**Work request**. Please copy each line below that contains the word "edges".

**Given data**.

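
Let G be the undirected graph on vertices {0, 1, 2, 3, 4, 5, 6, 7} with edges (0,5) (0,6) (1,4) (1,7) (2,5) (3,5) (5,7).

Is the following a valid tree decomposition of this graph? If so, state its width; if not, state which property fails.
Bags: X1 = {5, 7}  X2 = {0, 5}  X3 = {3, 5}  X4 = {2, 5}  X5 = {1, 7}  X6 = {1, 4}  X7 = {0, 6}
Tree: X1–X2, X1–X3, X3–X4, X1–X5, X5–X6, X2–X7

Yes; width 1.

Vertex coverage: the bags together contain {0, 1, 2, 3, 4, 5, 6, 7}, the full vertex set. Edge coverage: each edge of G has both endpoints in at least one bag. Running intersection: for every vertex, the bags containing it form a connected subtree. All three properties hold, so this is a valid tree decomposition of width max|bag| − 1 = 1, and hence tw(G) ≤ 1.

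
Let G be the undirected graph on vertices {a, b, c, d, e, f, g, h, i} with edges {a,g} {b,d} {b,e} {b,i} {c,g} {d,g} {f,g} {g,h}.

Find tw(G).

A width-1 tree decomposition is:
Bags: B1 = {d, g}  B2 = {b, d}  B3 = {b, e}  B4 = {f, g}  B5 = {g, h}  B6 = {b, i}  B7 = {a, g}  B8 = {c, g}
Tree: B1–B2, B2–B3, B1–B4, B4–B5, B3–B6, B1–B7, B5–B8
The largest bag has 2 vertices, giving width 1; this decomposition certifies tw(G) ≤ 1. Since G has at least one edge (e.g. g–d), it is not an edgeless graph, so tw(G) ≥ 1. Hence tw(G) = 1 exactly.

1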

**Output for this exercise**.
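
Let G be the undirected graph on vertices {0, 1, 2, 3, 4, 5, 6, 7} with edges (0,5) (0,6) (1,4) (1,7) (2,5) (3,5) (5,7).
Let G be the undirected graph on vertices {a, b, c, d, e, f, g, h, i} with edges {a,g} {b,d} {b,e} {b,i} {c,g} {d,g} {f,g} {g,h}.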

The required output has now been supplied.